**REQUIREMENT:**
Every line of the entries below from the one containing "Lambda -> Kappa: [F27E, V412P]" to the one containing "variant is Theta", both ends included, must be written out exactly. No other line belongs in the answer.

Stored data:
══════════════════════════════

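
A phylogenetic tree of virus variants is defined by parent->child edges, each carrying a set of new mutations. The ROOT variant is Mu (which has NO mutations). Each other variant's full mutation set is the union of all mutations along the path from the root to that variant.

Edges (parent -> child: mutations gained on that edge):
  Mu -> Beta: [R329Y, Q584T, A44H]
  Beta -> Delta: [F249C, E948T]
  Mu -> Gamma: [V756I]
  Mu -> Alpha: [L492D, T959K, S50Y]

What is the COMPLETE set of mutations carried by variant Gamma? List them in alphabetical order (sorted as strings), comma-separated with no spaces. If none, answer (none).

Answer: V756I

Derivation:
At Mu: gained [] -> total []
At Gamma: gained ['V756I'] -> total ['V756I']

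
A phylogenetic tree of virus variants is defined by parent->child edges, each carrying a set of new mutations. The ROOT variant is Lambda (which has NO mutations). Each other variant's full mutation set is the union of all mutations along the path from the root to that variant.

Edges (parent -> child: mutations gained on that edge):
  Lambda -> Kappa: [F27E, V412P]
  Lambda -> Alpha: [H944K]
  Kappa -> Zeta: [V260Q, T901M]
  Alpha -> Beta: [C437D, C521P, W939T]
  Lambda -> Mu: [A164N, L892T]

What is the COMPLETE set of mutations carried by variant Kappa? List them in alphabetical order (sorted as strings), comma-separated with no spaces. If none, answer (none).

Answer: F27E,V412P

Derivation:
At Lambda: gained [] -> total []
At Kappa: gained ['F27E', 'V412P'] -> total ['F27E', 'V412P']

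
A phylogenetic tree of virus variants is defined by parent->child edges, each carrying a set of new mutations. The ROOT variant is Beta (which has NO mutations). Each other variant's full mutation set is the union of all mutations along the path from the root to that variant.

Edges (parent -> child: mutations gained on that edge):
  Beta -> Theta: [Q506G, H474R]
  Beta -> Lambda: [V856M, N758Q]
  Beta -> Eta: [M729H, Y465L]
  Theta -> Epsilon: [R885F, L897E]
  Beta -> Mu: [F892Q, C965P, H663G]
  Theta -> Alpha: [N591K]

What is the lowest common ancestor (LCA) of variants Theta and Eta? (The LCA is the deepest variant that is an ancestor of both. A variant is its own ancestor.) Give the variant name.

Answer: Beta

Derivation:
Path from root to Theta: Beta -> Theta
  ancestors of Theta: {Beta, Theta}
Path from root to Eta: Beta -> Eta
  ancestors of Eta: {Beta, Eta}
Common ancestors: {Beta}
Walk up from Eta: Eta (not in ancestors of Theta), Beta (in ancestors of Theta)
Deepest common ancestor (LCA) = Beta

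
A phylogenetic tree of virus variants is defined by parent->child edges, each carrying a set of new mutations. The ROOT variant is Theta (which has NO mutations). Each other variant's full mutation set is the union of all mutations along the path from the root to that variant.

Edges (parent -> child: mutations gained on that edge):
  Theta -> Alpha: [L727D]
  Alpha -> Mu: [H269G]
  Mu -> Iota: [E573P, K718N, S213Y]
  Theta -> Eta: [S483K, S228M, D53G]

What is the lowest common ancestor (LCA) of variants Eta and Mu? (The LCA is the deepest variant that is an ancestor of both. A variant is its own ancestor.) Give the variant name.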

══════════════════════════════

**RESULT OF THIS TASK:**
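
  Lambda -> Kappa: [F27E, V412P]
  Lambda -> Alpha: [H944K]
  Kappa -> Zeta: [V260Q, T901M]
  Alpha -> Beta: [C437D, C521P, W939T]
  Lambda -> Mu: [A164N, L892T]

What is the COMPLETE set of mutations carried by variant Kappa? List them in alphabetical order (sorted as strings), comma-separated with no spaces. If none, answer (none).

Answer: F27E,V412P

Derivation:
At Lambda: gained [] -> total []
At Kappa: gained ['F27E', 'V412P'] -> total ['F27E', 'V412P']

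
A phylogenetic tree of virus variants is defined by parent->child edges, each carrying a set of new mutations. The ROOT variant is Beta (which has NO mutations). Each other variant's full mutation set is the union of all mutations along the path from the root to that variant.

Edges (parent -> child: mutations gained on that edge):
  Beta -> Theta: [Q506G, H474R]
  Beta -> Lambda: [V856M, N758Q]
  Beta -> Eta: [M729H, Y465L]
  Theta -> Epsilon: [R885F, L897E]
  Beta -> Mu: [F892Q, C965P, H663G]
  Theta -> Alpha: [N591K]

What is the lowest common ancestor (LCA) of variants Theta and Eta? (The LCA is the deepest variant that is an ancestor of both. A variant is its own ancestor.) Give the variant name.

Answer: Beta

Derivation:
Path from root to Theta: Beta -> Theta
  ancestors of Theta: {Beta, Theta}
Path from root to Eta: Beta -> Eta
  ancestors of Eta: {Beta, Eta}
Common ancestors: {Beta}
Walk up from Eta: Eta (not in ancestors of Theta), Beta (in ancestors of Theta)
Deepest common ancestor (LCA) = Beta

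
A phylogenetic tree of virus variants is defined by parent->child edges, each carrying a set of new mutations. The ROOT variant is Theta (which has NO mutations). Each other variant's full mutation set is the union of all mutations along the path from the root to that variant.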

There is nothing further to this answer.